Input data.
- - -

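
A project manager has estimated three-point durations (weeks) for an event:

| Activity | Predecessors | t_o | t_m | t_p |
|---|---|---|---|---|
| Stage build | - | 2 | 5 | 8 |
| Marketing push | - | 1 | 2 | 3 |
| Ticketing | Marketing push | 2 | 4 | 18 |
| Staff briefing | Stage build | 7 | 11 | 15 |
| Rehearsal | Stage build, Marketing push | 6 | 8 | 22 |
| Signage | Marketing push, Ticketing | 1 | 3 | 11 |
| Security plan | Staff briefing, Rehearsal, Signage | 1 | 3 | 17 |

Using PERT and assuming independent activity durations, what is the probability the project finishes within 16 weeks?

te_Stage build = (2 + 4·5 + 8)/6 = 30/6 = 5; σ²_Stage build = ((8−2)/6)² = 1.000
te_Marketing push = (1 + 4·2 + 3)/6 = 12/6 = 2; σ²_Marketing push = ((3−1)/6)² = 0.111
te_Ticketing = (2 + 4·4 + 18)/6 = 36/6 = 6; σ²_Ticketing = ((18−2)/6)² = 7.111
te_Staff briefing = (7 + 4·11 + 15)/6 = 66/6 = 11; σ²_Staff briefing = ((15−7)/6)² = 1.778
te_Rehearsal = (6 + 4·8 + 22)/6 = 60/6 = 10; σ²_Rehearsal = ((22−6)/6)² = 7.111
te_Signage = (1 + 4·3 + 11)/6 = 24/6 = 4; σ²_Signage = ((11−1)/6)² = 2.778
te_Security plan = (1 + 4·3 + 17)/6 = 30/6 = 5; σ²_Security plan = ((17−1)/6)² = 7.111

Forward pass:
ES_Stage build = 0; EF_Stage build = 5
ES_Marketing push = 0; EF_Marketing push = 2
ES_Ticketing = 2; EF_Ticketing = 2+6 = 8
ES_Staff briefing = 5; EF_Staff briefing = 5+11 = 16
ES_Rehearsal = max(EF_Stage build=5, EF_Marketing push=2) = 5; EF_Rehearsal = 5+10 = 15
ES_Signage = max(EF_Marketing push=2, EF_Ticketing=8) = 8; EF_Signage = 8+4 = 12
ES_Security plan = max(EF_Staff briefing=16, EF_Rehearsal=15, EF_Signage=12) = 16; EF_Security plan = 16+5 = 21
Expected project duration μ = 21 weeks. Critical path: Stage build → Staff briefing → Security plan.

Variance along critical path = 1.000 + 1.778 + 7.111 = 9.889; σ = √9.889 = 3.145 weeks.
Z = (16 − 21) / 3.145 = -1.590
P(T ≤ 16) = Φ(-1.590) ≈ 0.056

0.056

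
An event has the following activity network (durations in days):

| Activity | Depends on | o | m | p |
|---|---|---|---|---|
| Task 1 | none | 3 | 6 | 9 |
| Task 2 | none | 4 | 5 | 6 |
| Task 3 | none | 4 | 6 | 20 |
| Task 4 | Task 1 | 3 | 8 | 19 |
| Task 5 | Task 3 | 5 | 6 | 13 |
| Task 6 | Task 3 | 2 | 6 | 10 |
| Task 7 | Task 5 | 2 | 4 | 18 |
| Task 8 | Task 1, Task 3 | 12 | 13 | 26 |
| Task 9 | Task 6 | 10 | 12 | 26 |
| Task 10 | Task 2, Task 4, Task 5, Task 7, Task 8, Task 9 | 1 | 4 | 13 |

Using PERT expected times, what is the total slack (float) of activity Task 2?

te_Task 1 = (3 + 4·6 + 9)/6 = 36/6 = 6
te_Task 2 = (4 + 4·5 + 6)/6 = 30/6 = 5
te_Task 3 = (4 + 4·6 + 20)/6 = 48/6 = 8
te_Task 4 = (3 + 4·8 + 19)/6 = 54/6 = 9
te_Task 5 = (5 + 4·6 + 13)/6 = 42/6 = 7
te_Task 6 = (2 + 4·6 + 10)/6 = 36/6 = 6
te_Task 7 = (2 + 4·4 + 18)/6 = 36/6 = 6
te_Task 8 = (12 + 4·13 + 26)/6 = 90/6 = 15
te_Task 9 = (10 + 4·12 + 26)/6 = 84/6 = 14
te_Task 10 = (1 + 4·4 + 13)/6 = 30/6 = 5

Forward pass:
ES_Task 1 = 0; EF_Task 1 = 6
ES_Task 2 = 0; EF_Task 2 = 5
ES_Task 3 = 0; EF_Task 3 = 8
ES_Task 4 = 6; EF_Task 4 = 6+9 = 15
ES_Task 5 = 8; EF_Task 5 = 8+7 = 15
ES_Task 6 = 8; EF_Task 6 = 8+6 = 14
ES_Task 7 = 15; EF_Task 7 = 15+6 = 21
ES_Task 8 = max(EF_Task 1=6, EF_Task 3=8) = 8; EF_Task 8 = 8+15 = 23
ES_Task 9 = 14; EF_Task 9 = 14+14 = 28
ES_Task 10 = max(EF_Task 2=5, EF_Task 4=15, EF_Task 5=15, EF_Task 7=21, EF_Task 8=23, EF_Task 9=28) = 28; EF_Task 10 = 28+5 = 33
Expected project duration μ = 33 days. Critical path: Task 3 → Task 6 → Task 9 → Task 10.

Backward pass:
LF_Task 10 = 33; LS_Task 10 = 33−5 = 28
LF_Task 9 = LS_Task 10 = 28; LS_Task 9 = 28−14 = 14
LF_Task 8 = LS_Task 10 = 28; LS_Task 8 = 28−15 = 13
LF_Task 7 = LS_Task 10 = 28; LS_Task 7 = 28−6 = 22
LF_Task 6 = LS_Task 9 = 14; LS_Task 6 = 14−6 = 8
LF_Task 5 = min(LS_Task 7=22, LS_Task 10=28) = 22; LS_Task 5 = 22−7 = 15
LF_Task 4 = LS_Task 10 = 28; LS_Task 4 = 28−9 = 19
LF_Task 3 = min(LS_Task 5=15, LS_Task 6=8, LS_Task 8=13) = 8; LS_Task 3 = 8−8 = 0
LF_Task 2 = LS_Task 10 = 28; LS_Task 2 = 28−5 = 23
LF_Task 1 = min(LS_Task 4=19, LS_Task 8=13) = 13; LS_Task 1 = 13−6 = 7
Slack_Task 2 = LS_Task 2 − ES_Task 2 = 23 − 0 = 23

23 days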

- - -

Directions for this task. Copy out the entries above exactly as given, starting at the top and ending with the line containing "push | 6 | 8 | 22 |"; include both and nothing more.

Response area.
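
A project manager has estimated three-point durations (weeks) for an event:

| Activity | Predecessors | t_o | t_m | t_p |
|---|---|---|---|---|
| Stage build | - | 2 | 5 | 8 |
| Marketing push | - | 1 | 2 | 3 |
| Ticketing | Marketing push | 2 | 4 | 18 |
| Staff briefing | Stage build | 7 | 11 | 15 |
| Rehearsal | Stage build, Marketing push | 6 | 8 | 22 |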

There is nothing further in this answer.